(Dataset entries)
--- START ---
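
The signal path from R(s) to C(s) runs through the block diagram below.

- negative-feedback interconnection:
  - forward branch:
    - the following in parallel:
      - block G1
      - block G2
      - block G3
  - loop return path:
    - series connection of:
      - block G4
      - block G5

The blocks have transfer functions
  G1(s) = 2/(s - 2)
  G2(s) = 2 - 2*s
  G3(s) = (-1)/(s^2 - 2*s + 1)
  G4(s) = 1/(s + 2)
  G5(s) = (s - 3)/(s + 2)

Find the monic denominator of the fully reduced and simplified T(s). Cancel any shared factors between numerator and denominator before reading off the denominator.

[1] reduce the parallel group G1, G2, G3, giving (-2*s^4 + 10*s^3 - 16*s^2 + 9*s)/(s^3 - 4*s^2 + 5*s - 2)
[2] series reduction of G4, G5, giving (s - 3)/(s^2 + 4*s + 4)
[3] reduce the feedback loop with forward (G1+G2+G3) and return (G4*G5), giving (2*s^6 - 2*s^5 - 16*s^4 + 15*s^3 + 28*s^2 - 36*s)/(s^5 - 16*s^4 + 53*s^3 - 59*s^2 + 15*s + 8)
That last expression is T(s), already simplified, and its denominator is already monic.

Hence the answer: s^5 - 16*s^4 + 53*s^3 - 59*s^2 + 15*s + 8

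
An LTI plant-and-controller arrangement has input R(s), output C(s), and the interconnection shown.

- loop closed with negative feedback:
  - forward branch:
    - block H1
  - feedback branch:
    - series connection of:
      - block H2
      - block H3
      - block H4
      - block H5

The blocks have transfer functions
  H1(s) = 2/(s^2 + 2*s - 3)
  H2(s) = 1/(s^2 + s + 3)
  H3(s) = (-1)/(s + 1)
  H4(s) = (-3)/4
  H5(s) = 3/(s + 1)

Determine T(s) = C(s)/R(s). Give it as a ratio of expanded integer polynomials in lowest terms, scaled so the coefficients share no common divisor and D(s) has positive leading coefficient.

[1] series reduction of H2, H3, H4, H5; result 9/(4*s^4 + 12*s^3 + 24*s^2 + 28*s + 12)
[2] close the feedback loop around H1, (H2*H3*H4*H5), which is the overall transfer function T(s) = C(s)/R(s) in lowest terms

Therefore the answer is (4*s^4 + 12*s^3 + 24*s^2 + 28*s + 12)/(2*s^6 + 10*s^5 + 18*s^4 + 20*s^3 - 2*s^2 - 30*s - 9).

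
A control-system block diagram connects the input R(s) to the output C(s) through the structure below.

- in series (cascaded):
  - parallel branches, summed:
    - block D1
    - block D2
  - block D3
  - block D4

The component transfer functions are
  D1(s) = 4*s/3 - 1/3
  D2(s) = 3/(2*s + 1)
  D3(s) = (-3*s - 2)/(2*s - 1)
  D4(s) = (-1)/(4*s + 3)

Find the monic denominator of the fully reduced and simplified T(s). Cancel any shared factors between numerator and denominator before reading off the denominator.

[1] combine D1, D2 in parallel; result (8*s^2 + 2*s + 8)/(6*s + 3)
[2] reduce the series chain (D1+D2), D3, D4; result (24*s^3 + 22*s^2 + 28*s + 16)/(48*s^3 + 36*s^2 - 12*s - 9)
The result of step 2 is T(s) in lowest terms. Its denominator has leading coefficient 48; dividing the denominator through by 48 makes it monic.

Answer: s^3 + 3*s^2/4 - s/4 - 3/16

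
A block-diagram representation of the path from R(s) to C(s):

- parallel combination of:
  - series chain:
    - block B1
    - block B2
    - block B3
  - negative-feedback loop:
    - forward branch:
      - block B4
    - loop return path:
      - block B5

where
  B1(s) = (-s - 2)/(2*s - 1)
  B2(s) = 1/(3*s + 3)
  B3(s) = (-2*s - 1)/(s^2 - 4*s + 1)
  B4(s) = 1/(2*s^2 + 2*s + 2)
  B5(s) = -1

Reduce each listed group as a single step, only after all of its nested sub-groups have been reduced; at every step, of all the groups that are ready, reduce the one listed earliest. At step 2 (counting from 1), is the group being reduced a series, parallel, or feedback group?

Answer: feedback

Working:
Step 1: combine B1, B2, B3 in series
Step 2: close the feedback loop around B4, B5
Step 3: parallel reduction of (B1*B2*B3), [B4/(1+B4*B5)]
Step 2 collapses a feedback group.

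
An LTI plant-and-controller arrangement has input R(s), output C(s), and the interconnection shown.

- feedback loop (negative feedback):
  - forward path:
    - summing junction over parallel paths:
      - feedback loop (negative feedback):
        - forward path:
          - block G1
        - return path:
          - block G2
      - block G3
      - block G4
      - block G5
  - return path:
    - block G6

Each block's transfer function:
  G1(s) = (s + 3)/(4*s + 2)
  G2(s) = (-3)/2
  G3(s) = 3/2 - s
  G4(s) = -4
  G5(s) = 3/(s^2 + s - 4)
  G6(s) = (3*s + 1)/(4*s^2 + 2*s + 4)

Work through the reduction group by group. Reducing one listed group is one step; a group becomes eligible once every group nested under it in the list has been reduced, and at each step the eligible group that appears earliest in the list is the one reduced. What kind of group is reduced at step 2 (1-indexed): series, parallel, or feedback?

[1] reduce the feedback loop with forward G1 and return G2
[2] parallel reduction of [G1/(1+G1*G2)], G3, G4, G5
[3] reduce the feedback loop with forward ([G1/(1+G1*G2)]+G3+G4+G5) and return G6
At step 2 the group reduced is parallel.

Therefore the answer is parallel.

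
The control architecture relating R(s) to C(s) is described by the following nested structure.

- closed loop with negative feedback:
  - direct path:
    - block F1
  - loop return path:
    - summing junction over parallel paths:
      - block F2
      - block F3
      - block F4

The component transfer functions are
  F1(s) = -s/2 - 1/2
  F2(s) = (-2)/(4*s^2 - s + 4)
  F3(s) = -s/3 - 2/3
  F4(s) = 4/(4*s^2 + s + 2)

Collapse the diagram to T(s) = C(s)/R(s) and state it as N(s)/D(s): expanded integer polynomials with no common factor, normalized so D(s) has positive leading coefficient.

First reduce the diagram to T(s).

1. add F2, F3, F4 (parallel) -> (-16*s^5 - 32*s^4 - 23*s^3 - 24*s^2 - 30*s + 20)/(48*s^4 + 69*s^2 + 6*s + 24)
2. close the feedback loop around F1, (F2+F3+F4); the result is T(s) itself (integer coefficients, no common factor, positive leading denominator coefficient)

Answer: (-48*s^5 - 48*s^4 - 69*s^3 - 75*s^2 - 30*s - 24)/(16*s^6 + 48*s^5 + 151*s^4 + 47*s^3 + 192*s^2 + 22*s + 28)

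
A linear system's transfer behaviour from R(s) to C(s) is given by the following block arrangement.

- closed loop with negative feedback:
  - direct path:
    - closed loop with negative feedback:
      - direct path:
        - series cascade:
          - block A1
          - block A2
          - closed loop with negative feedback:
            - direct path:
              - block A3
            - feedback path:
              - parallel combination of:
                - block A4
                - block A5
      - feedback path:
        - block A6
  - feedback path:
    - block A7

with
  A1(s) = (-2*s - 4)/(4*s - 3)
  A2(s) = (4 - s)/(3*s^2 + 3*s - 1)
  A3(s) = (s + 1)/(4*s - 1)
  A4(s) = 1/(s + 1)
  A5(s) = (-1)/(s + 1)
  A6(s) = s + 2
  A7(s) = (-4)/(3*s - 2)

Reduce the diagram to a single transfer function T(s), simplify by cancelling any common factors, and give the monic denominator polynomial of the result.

(1) reduce the parallel group A4, A5 gives 0
(2) reduce the feedback loop with forward A3 and return (A4+A5) gives (s + 1)/(4*s - 1)
(3) multiply A1, A2, [A3/(1+A3*(A4+A5))] (series) gives (2*s^3 - 2*s^2 - 20*s - 16)/(48*s^4 - 55*s^2 + 25*s - 3)
(4) reduce the feedback loop with forward (A1*A2*[A3/(1+A3*(A4+A5))]) and return A6 gives (2*s^3 - 2*s^2 - 20*s - 16)/(50*s^4 + 2*s^3 - 79*s^2 - 31*s - 35)
(5) collapse the loop ([(A1*A2*[A3/(1+A3*(A4+A5))])/(1+(A1*A2*[A3/(1+A3*(A4+A5))])*A6)] forward, A7 return) gives (6*s^4 - 10*s^3 - 56*s^2 - 8*s + 32)/(150*s^5 - 94*s^4 - 249*s^3 + 73*s^2 + 37*s + 134)
Step 5 gives the fully reduced T(s), with no common factor left to cancel. The denominator's leading coefficient is 150, so divide each of its coefficients by 150 to get the monic form.

Therefore the answer is s^5 - 47*s^4/75 - 83*s^3/50 + 73*s^2/150 + 37*s/150 + 67/75.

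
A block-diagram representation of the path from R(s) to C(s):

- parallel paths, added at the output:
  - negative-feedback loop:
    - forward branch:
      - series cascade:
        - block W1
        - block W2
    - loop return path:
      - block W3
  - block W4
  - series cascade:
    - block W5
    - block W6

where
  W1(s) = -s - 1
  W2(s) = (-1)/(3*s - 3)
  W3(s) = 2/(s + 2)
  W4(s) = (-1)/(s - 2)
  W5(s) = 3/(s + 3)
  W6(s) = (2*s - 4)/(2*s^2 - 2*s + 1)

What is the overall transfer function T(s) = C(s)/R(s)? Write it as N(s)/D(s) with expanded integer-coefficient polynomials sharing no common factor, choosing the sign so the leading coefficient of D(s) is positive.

Step 1. multiply W1, W2 (series) gives (s + 1)/(3*s - 3)
Step 2. reduce the feedback loop with forward (W1*W2) and return W3 gives (s^2 + 3*s + 2)/(3*s^2 + 5*s - 4)
Step 3. reduce the series chain W5, W6 gives (6*s - 12)/(2*s^3 + 4*s^2 - 5*s + 3)
Step 4. add [(W1*W2)/(1+(W1*W2)*W3)], W4, (W5*W6) (parallel), which is the overall transfer function T(s) = C(s)/R(s) in lowest terms

Final answer: (2*s^6 - 13*s^4 - 65*s^3 - 33*s^2 + 189*s - 96)/(6*s^6 + 10*s^5 - 47*s^4 - 26*s^3 + 99*s^2 - 82*s + 24)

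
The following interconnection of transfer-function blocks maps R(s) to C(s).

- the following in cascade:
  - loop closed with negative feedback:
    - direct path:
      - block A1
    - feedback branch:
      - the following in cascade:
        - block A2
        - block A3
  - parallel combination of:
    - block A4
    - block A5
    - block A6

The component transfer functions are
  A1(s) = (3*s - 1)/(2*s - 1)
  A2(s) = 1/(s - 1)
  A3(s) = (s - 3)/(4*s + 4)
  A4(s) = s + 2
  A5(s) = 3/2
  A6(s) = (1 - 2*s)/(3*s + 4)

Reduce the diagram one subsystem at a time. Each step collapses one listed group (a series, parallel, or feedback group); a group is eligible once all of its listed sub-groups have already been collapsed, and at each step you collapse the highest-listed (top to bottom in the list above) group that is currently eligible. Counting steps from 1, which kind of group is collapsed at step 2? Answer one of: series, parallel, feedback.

Step 1: multiply A2, A3 (series)
Step 2: close the feedback loop around A1, (A2*A3)
Step 3: parallel reduction of A4, A5, A6
Step 4: cascade [A1/(1+A1*(A2*A3))], (A4+A5+A6)
Step 2: feedback.

Final answer: feedback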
--- END ---
### HOW TO COMPLETE THIS TASK
Please retype the data exactly as it stands, from its first line down to the line that contains "G5(s) = (s - 3)/(s + 2)", then stop.

### RESPONSE
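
The signal path from R(s) to C(s) runs through the block diagram below.

- negative-feedback interconnection:
  - forward branch:
    - the following in parallel:
      - block G1
      - block G2
      - block G3
  - loop return path:
    - series connection of:
      - block G4
      - block G5

The blocks have transfer functions
  G1(s) = 2/(s - 2)
  G2(s) = 2 - 2*s
  G3(s) = (-1)/(s^2 - 2*s + 1)
  G4(s) = 1/(s + 2)
  G5(s) = (s - 3)/(s + 2)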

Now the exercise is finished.